§ **What you will do**
Would you copy out each line of the records below that includes the word "revealed"?

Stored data
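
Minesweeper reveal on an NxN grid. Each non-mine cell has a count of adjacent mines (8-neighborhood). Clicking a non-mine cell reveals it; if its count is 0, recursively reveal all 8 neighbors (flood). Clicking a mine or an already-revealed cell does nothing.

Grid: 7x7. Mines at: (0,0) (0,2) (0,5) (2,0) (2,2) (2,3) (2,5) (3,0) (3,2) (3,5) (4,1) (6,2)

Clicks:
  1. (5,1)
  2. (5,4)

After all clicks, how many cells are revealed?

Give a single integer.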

§ **Problem solution**
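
Minesweeper reveal on an NxN grid. Each non-mine cell has a count of adjacent mines (8-neighborhood). Clicking a non-mine cell reveals it; if its count is 0, recursively reveal all 8 neighbors (flood). Clicking a mine or an already-revealed cell does nothing.
After all clicks, how many cells are revealed?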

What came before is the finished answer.